(What this task involves): When the line containing "4$. What is" is reached, include it and end there; set down verbatim every line before it, starting at the top of the records.
══ Records for the exercise
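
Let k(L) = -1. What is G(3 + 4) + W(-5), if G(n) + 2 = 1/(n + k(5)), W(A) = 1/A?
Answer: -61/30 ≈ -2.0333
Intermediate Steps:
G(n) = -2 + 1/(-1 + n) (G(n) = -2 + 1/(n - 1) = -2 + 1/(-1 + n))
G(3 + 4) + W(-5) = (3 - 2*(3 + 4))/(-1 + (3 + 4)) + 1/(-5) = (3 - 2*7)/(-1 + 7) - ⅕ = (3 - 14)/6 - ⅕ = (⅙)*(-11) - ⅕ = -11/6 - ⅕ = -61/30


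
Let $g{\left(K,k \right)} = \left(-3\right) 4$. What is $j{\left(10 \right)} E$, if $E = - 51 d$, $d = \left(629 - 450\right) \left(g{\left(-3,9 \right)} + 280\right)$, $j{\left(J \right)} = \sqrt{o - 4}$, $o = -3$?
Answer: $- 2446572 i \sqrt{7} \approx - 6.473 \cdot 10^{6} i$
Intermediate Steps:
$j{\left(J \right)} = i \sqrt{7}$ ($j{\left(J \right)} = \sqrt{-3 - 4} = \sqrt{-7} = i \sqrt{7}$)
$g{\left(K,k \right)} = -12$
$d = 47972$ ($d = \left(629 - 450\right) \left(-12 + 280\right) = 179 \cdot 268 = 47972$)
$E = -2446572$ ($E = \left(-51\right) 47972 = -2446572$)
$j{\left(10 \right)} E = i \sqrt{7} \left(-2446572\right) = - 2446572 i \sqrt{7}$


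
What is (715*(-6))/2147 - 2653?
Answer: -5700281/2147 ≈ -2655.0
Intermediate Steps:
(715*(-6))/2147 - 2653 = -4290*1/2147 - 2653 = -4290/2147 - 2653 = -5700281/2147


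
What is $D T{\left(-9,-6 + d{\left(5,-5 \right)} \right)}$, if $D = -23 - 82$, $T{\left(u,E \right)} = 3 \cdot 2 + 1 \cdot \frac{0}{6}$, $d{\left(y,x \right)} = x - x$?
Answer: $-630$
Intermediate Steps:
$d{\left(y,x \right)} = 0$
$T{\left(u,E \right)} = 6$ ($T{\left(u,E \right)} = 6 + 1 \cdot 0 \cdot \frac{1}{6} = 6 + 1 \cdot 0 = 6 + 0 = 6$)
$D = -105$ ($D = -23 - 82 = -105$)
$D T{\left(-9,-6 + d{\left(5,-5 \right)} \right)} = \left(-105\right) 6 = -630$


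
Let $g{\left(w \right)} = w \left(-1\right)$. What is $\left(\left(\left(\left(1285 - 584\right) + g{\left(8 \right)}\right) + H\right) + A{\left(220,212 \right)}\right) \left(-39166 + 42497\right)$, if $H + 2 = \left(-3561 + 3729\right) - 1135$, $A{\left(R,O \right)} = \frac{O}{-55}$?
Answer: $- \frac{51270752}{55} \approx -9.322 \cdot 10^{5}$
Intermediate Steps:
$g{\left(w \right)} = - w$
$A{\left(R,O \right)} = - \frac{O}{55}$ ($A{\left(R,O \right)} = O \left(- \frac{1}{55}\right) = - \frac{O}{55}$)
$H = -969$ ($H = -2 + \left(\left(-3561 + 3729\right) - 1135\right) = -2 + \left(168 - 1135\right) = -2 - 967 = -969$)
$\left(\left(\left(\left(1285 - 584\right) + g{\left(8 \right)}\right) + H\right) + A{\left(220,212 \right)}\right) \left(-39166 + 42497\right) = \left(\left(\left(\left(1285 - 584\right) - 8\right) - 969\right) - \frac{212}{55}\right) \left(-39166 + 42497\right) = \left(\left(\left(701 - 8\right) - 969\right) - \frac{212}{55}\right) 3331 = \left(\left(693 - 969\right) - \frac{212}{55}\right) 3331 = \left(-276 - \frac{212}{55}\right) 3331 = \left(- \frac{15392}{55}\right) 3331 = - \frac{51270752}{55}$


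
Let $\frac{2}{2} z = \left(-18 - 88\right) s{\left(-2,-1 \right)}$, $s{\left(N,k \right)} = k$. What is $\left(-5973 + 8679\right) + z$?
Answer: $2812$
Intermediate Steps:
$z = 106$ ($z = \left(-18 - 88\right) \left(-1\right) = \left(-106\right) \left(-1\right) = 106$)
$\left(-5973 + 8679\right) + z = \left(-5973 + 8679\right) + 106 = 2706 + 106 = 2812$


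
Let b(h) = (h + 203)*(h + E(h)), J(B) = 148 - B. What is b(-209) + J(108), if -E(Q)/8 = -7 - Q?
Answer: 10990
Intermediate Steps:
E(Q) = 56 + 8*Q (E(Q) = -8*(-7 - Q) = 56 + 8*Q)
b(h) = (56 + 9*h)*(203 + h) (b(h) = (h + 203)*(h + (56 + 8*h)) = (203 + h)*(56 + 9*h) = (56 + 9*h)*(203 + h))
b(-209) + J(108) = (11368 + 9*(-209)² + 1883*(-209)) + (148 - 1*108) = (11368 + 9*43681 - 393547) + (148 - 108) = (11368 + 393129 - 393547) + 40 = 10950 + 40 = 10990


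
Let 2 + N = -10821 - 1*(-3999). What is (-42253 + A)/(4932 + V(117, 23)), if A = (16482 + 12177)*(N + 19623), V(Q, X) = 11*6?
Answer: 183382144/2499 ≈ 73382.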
════
(Task solution):
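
Let k(L) = -1. What is G(3 + 4) + W(-5), if G(n) + 2 = 1/(n + k(5)), W(A) = 1/A?
Answer: -61/30 ≈ -2.0333
Intermediate Steps:
G(n) = -2 + 1/(-1 + n) (G(n) = -2 + 1/(n - 1) = -2 + 1/(-1 + n))
G(3 + 4) + W(-5) = (3 - 2*(3 + 4))/(-1 + (3 + 4)) + 1/(-5) = (3 - 2*7)/(-1 + 7) - ⅕ = (3 - 14)/6 - ⅕ = (⅙)*(-11) - ⅕ = -11/6 - ⅕ = -61/30


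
Let $g{\left(K,k \right)} = \left(-3\right) 4$. What is $j{\left(10 \right)} E$, if $E = - 51 d$, $d = \left(629 - 450\right) \left(g{\left(-3,9 \right)} + 280\right)$, $j{\left(J \right)} = \sqrt{o - 4}$, $o = -3$?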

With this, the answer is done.